For this exercise, reproduce the entries below exactly, but only from the line containing "Let Q be the equioriented A_6" through the line containing "arrow 5→6 (2×2): [-5555", both included.

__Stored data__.
=== Begin Enclosure ===

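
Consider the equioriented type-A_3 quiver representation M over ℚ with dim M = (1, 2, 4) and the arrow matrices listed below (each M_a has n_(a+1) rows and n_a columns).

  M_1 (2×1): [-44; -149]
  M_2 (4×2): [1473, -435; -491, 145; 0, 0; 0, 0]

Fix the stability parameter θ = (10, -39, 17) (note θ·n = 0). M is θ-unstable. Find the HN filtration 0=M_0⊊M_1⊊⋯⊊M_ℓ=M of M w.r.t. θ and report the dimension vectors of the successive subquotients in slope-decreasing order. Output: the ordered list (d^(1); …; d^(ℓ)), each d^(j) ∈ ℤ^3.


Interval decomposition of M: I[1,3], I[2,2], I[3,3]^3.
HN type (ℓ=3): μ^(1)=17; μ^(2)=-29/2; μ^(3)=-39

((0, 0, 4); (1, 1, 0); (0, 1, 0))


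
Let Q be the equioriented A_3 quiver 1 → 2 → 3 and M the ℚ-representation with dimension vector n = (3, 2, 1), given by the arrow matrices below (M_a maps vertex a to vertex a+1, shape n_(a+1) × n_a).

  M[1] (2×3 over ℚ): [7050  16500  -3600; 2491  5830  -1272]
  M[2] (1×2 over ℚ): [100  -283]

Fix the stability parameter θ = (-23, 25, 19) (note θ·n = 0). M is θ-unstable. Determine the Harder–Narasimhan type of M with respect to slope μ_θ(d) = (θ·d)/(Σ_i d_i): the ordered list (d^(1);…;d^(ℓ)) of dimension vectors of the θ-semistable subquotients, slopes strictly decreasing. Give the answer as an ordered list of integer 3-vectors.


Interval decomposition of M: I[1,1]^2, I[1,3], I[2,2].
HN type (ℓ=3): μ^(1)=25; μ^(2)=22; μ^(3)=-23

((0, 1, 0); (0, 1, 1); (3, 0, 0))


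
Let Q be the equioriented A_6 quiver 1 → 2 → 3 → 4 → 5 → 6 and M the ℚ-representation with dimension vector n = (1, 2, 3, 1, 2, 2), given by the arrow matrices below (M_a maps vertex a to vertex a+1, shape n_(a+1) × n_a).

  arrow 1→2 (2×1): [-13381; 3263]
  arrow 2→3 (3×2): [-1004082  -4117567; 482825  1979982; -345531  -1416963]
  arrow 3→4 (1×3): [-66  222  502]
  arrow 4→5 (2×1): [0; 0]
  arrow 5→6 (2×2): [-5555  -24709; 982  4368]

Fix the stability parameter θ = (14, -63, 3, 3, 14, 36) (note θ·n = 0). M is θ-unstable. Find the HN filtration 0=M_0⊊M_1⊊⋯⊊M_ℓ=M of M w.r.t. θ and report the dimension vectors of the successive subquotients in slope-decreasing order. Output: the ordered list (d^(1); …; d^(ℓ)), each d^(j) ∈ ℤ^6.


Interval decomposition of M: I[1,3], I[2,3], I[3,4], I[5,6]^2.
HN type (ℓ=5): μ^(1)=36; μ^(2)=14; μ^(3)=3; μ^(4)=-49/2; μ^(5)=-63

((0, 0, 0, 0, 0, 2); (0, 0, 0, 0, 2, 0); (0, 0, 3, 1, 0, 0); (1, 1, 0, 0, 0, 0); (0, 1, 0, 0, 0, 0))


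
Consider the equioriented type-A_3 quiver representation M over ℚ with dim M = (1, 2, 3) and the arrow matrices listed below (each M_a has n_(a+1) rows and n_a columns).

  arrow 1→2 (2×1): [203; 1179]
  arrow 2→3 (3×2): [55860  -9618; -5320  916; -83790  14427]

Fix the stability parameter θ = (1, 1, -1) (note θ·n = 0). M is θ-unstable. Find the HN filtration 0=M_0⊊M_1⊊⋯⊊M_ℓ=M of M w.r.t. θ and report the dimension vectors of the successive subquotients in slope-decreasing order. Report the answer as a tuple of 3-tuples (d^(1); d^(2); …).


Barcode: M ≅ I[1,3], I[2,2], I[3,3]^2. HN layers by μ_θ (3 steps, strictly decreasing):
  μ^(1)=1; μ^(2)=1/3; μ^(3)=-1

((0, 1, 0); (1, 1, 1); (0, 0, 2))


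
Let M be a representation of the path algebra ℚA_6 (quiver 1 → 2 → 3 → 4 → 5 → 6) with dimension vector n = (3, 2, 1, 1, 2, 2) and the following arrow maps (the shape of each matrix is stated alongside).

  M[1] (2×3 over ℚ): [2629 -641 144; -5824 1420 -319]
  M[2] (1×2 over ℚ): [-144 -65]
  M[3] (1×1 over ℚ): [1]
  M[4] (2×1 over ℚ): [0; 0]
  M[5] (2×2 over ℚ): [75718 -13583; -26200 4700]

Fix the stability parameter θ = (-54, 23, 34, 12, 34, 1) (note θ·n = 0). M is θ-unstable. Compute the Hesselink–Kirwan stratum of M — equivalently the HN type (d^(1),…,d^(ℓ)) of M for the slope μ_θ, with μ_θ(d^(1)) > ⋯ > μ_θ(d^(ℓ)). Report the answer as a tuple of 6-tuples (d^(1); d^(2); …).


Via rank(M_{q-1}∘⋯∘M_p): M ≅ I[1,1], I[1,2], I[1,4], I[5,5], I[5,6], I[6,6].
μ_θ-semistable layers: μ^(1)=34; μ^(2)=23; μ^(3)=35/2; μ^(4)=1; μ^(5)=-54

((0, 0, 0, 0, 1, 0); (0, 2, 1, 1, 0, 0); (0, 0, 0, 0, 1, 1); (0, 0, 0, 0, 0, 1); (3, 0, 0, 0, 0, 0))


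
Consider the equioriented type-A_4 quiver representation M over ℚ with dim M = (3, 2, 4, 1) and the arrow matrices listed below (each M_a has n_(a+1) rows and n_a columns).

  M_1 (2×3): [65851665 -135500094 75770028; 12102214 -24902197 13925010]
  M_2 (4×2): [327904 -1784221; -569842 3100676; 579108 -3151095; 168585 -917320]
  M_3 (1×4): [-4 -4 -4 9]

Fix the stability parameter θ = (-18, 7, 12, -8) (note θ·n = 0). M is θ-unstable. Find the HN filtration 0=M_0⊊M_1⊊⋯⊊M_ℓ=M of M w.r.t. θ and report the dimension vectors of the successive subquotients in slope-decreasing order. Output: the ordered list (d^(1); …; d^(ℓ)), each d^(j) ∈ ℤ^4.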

=== End Enclosure ===

__Result__.
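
Let Q be the equioriented A_6 quiver 1 → 2 → 3 → 4 → 5 → 6 and M the ℚ-representation with dimension vector n = (1, 2, 3, 1, 2, 2), given by the arrow matrices below (M_a maps vertex a to vertex a+1, shape n_(a+1) × n_a).

  arrow 1→2 (2×1): [-13381; 3263]
  arrow 2→3 (3×2): [-1004082  -4117567; 482825  1979982; -345531  -1416963]
  arrow 3→4 (1×3): [-66  222  502]
  arrow 4→5 (2×1): [0; 0]
  arrow 5→6 (2×2): [-5555  -24709; 982  4368]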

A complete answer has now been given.